Problem statement
Retype all of the lines below with no changes.

Collected data
•••
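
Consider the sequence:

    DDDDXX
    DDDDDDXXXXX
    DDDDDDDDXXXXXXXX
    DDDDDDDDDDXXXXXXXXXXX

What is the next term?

DDDDDDDDDDDDXXXXXXXXXXXXXX

Each string has the form D^{2n+2} X^{3n-1} (n = 1, 2, …).
For the next term, n = 5, so the run lengths are 12, 14.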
•••
Output of the exercise
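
Consider the sequence:

    DDDDXX
    DDDDDDXXXXX
    DDDDDDDDXXXXXXXX
    DDDDDDDDDDXXXXXXXXXXX

What is the next term?

DDDDDDDDDDDDXXXXXXXXXXXXXX

Each string has the form D^{2n+2} X^{3n-1} (n = 1, 2, …).
For the next term, n = 5, so the run lengths are 12, 14.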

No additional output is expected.